• [Description of the task]: Line by line, set down the records exactly as they appear below.
*** Opening Records provided ***
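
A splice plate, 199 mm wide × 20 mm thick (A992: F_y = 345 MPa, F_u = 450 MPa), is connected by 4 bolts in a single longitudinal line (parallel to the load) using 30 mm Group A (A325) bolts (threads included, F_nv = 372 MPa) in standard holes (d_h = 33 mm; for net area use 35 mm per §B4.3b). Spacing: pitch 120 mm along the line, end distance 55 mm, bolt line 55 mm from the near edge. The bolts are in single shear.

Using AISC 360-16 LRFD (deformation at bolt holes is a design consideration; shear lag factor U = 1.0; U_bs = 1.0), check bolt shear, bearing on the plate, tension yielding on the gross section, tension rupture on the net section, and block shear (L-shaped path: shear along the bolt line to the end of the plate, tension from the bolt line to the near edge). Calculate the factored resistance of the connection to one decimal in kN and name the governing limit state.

788.9 kN (bolt shear governs)

Bolt shear: A_b = π(30)²/4 = 706.86 mm². φR_n = 0.75 × 372 × 706.86 × 4 × 1 = 788.9 kN.
Bearing (20 mm plate, F_u = 450 MPa): end bolts L_c = 55 − 33/2 = 38.5, R_n = min(1.2×38.5×20×450, 2.4×30×20×450) = 415.8 kN/bolt; interior L_c = 120 − 33 = 87, R_n = 648 kN/bolt. φR_n = 0.75 × (1×415.8 + 3×648) = 1769.9 kN.
Tension yield (gross): A_g = 199×20 = 3980 mm². φR_n = 0.90 × 345 × 3980 = 1235.8 kN.
Tension rupture (net): A_n = (199 − 1×35)×20 = 3280 mm² (U = 1.0, A_e = A_n). φR_n = 0.75 × 450 × 3280 = 1107.0 kN.
Block shear: shear path 1×[55+3×120] = 1×415 mm, A_gv = 8300, A_nv = 1×(415 − 3.5×35)×20 = 5850 mm²; tension to near edge: (55 − 0.5×35)×20 = 750 mm². R_n = min(0.6×450×5850, 0.6×345×8300) + 1.0×450×750 = min(1579.5, 1718.1) + 337.5 = 1917 kN. φR_n = 0.75 × 1917 = 1437.8 kN.
Governing: min(788.9, 1769.9, 1235.8, 1107.0, 1437.8) = 788.9 kN → bolt shear.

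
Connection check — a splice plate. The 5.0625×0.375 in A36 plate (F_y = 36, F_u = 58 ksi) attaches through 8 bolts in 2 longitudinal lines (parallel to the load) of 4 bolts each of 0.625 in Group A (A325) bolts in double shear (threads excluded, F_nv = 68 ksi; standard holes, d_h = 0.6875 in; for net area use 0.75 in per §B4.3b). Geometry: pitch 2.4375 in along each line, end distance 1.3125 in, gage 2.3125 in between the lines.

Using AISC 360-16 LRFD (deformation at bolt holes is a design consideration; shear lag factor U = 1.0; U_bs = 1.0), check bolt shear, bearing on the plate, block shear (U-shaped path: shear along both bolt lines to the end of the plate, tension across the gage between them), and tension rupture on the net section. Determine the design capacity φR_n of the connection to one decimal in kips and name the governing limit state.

Bolt shear: A_b = π(0.625)²/4 = 0.3068 in². φR_n = 0.75 × 68 × 0.3068 × 8 × 2 = 250.3 kips.
Bearing (0.375 in plate, F_u = 58 ksi): end bolts L_c = 1.3125 − 0.6875/2 = 0.96875, R_n = min(1.2×0.96875×0.375×58, 2.4×0.625×0.375×58) = 25.284 kips/bolt; interior L_c = 2.4375 − 0.6875 = 1.75, R_n = 32.625 kips/bolt. φR_n = 0.75 × (2×25.284 + 6×32.625) = 184.7 kips.
Block shear: shear path 2×[1.3125+3×2.4375] = 2×8.625 in, A_gv = 6.4688, A_nv = 2×(8.625 − 3.5×0.75)×0.375 = 4.5 in²; tension across gage: (2.3125 − 1×0.75)×0.375 = 0.58594 in². R_n = min(0.6×58×4.5, 0.6×36×6.4688) + 1.0×58×0.58594 = min(156.6, 139.73) + 33.985 = 173.72 kips. φR_n = 0.75 × 173.72 = 130.3 kips.
Tension rupture (net): A_n = (5.0625 − 2×0.75)×0.375 = 1.3359 in² (U = 1.0, A_e = A_n). φR_n = 0.75 × 58 × 1.3359 = 58.1 kips.
Governing: min(250.3, 184.7, 130.3, 58.1) = 58.1 kips → net-section rupture.

58.1 kips (net-section rupture governs)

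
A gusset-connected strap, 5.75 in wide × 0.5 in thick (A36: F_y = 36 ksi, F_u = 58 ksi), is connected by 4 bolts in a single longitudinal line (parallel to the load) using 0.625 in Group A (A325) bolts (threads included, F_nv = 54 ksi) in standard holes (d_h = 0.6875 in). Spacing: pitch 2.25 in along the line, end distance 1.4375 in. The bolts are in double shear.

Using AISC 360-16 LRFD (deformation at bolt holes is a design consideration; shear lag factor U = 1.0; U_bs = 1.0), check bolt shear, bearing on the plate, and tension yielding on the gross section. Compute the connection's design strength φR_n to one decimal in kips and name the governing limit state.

Bolt shear: A_b = π(0.625)²/4 = 0.3068 in². φR_n = 0.75 × 54 × 0.3068 × 4 × 2 = 99.4 kips.
Bearing (0.5 in plate, F_u = 58 ksi): end bolts L_c = 1.4375 − 0.6875/2 = 1.09375, R_n = min(1.2×1.09375×0.5×58, 2.4×0.625×0.5×58) = 38.063 kips/bolt; interior L_c = 2.25 − 0.6875 = 1.5625, R_n = 43.5 kips/bolt. φR_n = 0.75 × (1×38.063 + 3×43.5) = 126.4 kips.
Tension yield (gross): A_g = 5.75×0.5 = 2.875 in². φR_n = 0.90 × 36 × 2.875 = 93.2 kips.
Governing: min(99.4, 126.4, 93.2) = 93.2 kips → gross-section yield.

93.2 kips (gross-section yield governs)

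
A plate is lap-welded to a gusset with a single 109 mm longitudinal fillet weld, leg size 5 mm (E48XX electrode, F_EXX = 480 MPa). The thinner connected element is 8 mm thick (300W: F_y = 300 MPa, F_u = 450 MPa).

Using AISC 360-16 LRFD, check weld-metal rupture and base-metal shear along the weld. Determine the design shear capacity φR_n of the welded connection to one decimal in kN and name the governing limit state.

Weld metal: throat = 0.707×5 = 3.535 mm, L = 109 mm. φR_n = 0.75 × 0.6 × 480 × 3.535 × 109 = 83.2 kN.
Base metal shear (8 mm plate): yield φR_n = 1.0×0.6×300×8×109 = 157.0 kN; rupture φR_n = 0.75×0.6×450×8×109 = 176.6 kN; take 157.0 kN (yield).
Governing: min(83.2, 157.0) = 83.2 kN → weld metal.

83.2 kN (weld metal governs)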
*** Closing Records provided ***
• [Problem solution]:
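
A splice plate, 199 mm wide × 20 mm thick (A992: F_y = 345 MPa, F_u = 450 MPa), is connected by 4 bolts in a single longitudinal line (parallel to the load) using 30 mm Group A (A325) bolts (threads included, F_nv = 372 MPa) in standard holes (d_h = 33 mm; for net area use 35 mm per §B4.3b). Spacing: pitch 120 mm along the line, end distance 55 mm, bolt line 55 mm from the near edge. The bolts are in single shear.

Using AISC 360-16 LRFD (deformation at bolt holes is a design consideration; shear lag factor U = 1.0; U_bs = 1.0), check bolt shear, bearing on the plate, tension yielding on the gross section, tension rupture on the net section, and block shear (L-shaped path: shear along the bolt line to the end of the plate, tension from the bolt line to the near edge). Calculate the factored resistance of the connection to one decimal in kN and name the governing limit state.

788.9 kN (bolt shear governs)

Bolt shear: A_b = π(30)²/4 = 706.86 mm². φR_n = 0.75 × 372 × 706.86 × 4 × 1 = 788.9 kN.
Bearing (20 mm plate, F_u = 450 MPa): end bolts L_c = 55 − 33/2 = 38.5, R_n = min(1.2×38.5×20×450, 2.4×30×20×450) = 415.8 kN/bolt; interior L_c = 120 − 33 = 87, R_n = 648 kN/bolt. φR_n = 0.75 × (1×415.8 + 3×648) = 1769.9 kN.
Tension yield (gross): A_g = 199×20 = 3980 mm². φR_n = 0.90 × 345 × 3980 = 1235.8 kN.
Tension rupture (net): A_n = (199 − 1×35)×20 = 3280 mm² (U = 1.0, A_e = A_n). φR_n = 0.75 × 450 × 3280 = 1107.0 kN.
Block shear: shear path 1×[55+3×120] = 1×415 mm, A_gv = 8300, A_nv = 1×(415 − 3.5×35)×20 = 5850 mm²; tension to near edge: (55 − 0.5×35)×20 = 750 mm². R_n = min(0.6×450×5850, 0.6×345×8300) + 1.0×450×750 = min(1579.5, 1718.1) + 337.5 = 1917 kN. φR_n = 0.75 × 1917 = 1437.8 kN.
Governing: min(788.9, 1769.9, 1235.8, 1107.0, 1437.8) = 788.9 kN → bolt shear.

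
Connection check — a splice plate. The 5.0625×0.375 in A36 plate (F_y = 36, F_u = 58 ksi) attaches through 8 bolts in 2 longitudinal lines (parallel to the load) of 4 bolts each of 0.625 in Group A (A325) bolts in double shear (threads excluded, F_nv = 68 ksi; standard holes, d_h = 0.6875 in; for net area use 0.75 in per §B4.3b). Geometry: pitch 2.4375 in along each line, end distance 1.3125 in, gage 2.3125 in between the lines.

Using AISC 360-16 LRFD (deformation at bolt holes is a design consideration; shear lag factor U = 1.0; U_bs = 1.0), check bolt shear, bearing on the plate, block shear (U-shaped path: shear along both bolt lines to the end of the plate, tension across the gage between them), and tension rupture on the net section. Determine the design capacity φR_n of the connection to one decimal in kips and name the governing limit state.

Bolt shear: A_b = π(0.625)²/4 = 0.3068 in². φR_n = 0.75 × 68 × 0.3068 × 8 × 2 = 250.3 kips.
Bearing (0.375 in plate, F_u = 58 ksi): end bolts L_c = 1.3125 − 0.6875/2 = 0.96875, R_n = min(1.2×0.96875×0.375×58, 2.4×0.625×0.375×58) = 25.284 kips/bolt; interior L_c = 2.4375 − 0.6875 = 1.75, R_n = 32.625 kips/bolt. φR_n = 0.75 × (2×25.284 + 6×32.625) = 184.7 kips.
Block shear: shear path 2×[1.3125+3×2.4375] = 2×8.625 in, A_gv = 6.4688, A_nv = 2×(8.625 − 3.5×0.75)×0.375 = 4.5 in²; tension across gage: (2.3125 − 1×0.75)×0.375 = 0.58594 in². R_n = min(0.6×58×4.5, 0.6×36×6.4688) + 1.0×58×0.58594 = min(156.6, 139.73) + 33.985 = 173.72 kips. φR_n = 0.75 × 173.72 = 130.3 kips.
Tension rupture (net): A_n = (5.0625 − 2×0.75)×0.375 = 1.3359 in² (U = 1.0, A_e = A_n). φR_n = 0.75 × 58 × 1.3359 = 58.1 kips.
Governing: min(250.3, 184.7, 130.3, 58.1) = 58.1 kips → net-section rupture.

58.1 kips (net-section rupture governs)

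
A gusset-connected strap, 5.75 in wide × 0.5 in thick (A36: F_y = 36 ksi, F_u = 58 ksi), is connected by 4 bolts in a single longitudinal line (parallel to the load) using 0.625 in Group A (A325) bolts (threads included, F_nv = 54 ksi) in standard holes (d_h = 0.6875 in). Spacing: pitch 2.25 in along the line, end distance 1.4375 in. The bolts are in double shear.

Using AISC 360-16 LRFD (deformation at bolt holes is a design consideration; shear lag factor U = 1.0; U_bs = 1.0), check bolt shear, bearing on the plate, and tension yielding on the gross section. Compute the connection's design strength φR_n to one decimal in kips and name the governing limit state.

Bolt shear: A_b = π(0.625)²/4 = 0.3068 in². φR_n = 0.75 × 54 × 0.3068 × 4 × 2 = 99.4 kips.
Bearing (0.5 in plate, F_u = 58 ksi): end bolts L_c = 1.4375 − 0.6875/2 = 1.09375, R_n = min(1.2×1.09375×0.5×58, 2.4×0.625×0.5×58) = 38.063 kips/bolt; interior L_c = 2.25 − 0.6875 = 1.5625, R_n = 43.5 kips/bolt. φR_n = 0.75 × (1×38.063 + 3×43.5) = 126.4 kips.
Tension yield (gross): A_g = 5.75×0.5 = 2.875 in². φR_n = 0.90 × 36 × 2.875 = 93.2 kips.
Governing: min(99.4, 126.4, 93.2) = 93.2 kips → gross-section yield.

93.2 kips (gross-section yield governs)

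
A plate is lap-welded to a gusset with a single 109 mm longitudinal fillet weld, leg size 5 mm (E48XX electrode, F_EXX = 480 MPa). The thinner connected element is 8 mm thick (300W: F_y = 300 MPa, F_u = 450 MPa).

Using AISC 360-16 LRFD, check weld-metal rupture and base-metal shear along the weld. Determine the design shear capacity φR_n of the welded connection to one decimal in kN and name the governing limit state.

Weld metal: throat = 0.707×5 = 3.535 mm, L = 109 mm. φR_n = 0.75 × 0.6 × 480 × 3.535 × 109 = 83.2 kN.
Base metal shear (8 mm plate): yield φR_n = 1.0×0.6×300×8×109 = 157.0 kN; rupture φR_n = 0.75×0.6×450×8×109 = 176.6 kN; take 157.0 kN (yield).
Governing: min(83.2, 157.0) = 83.2 kN → weld metal.

83.2 kN (weld metal governs)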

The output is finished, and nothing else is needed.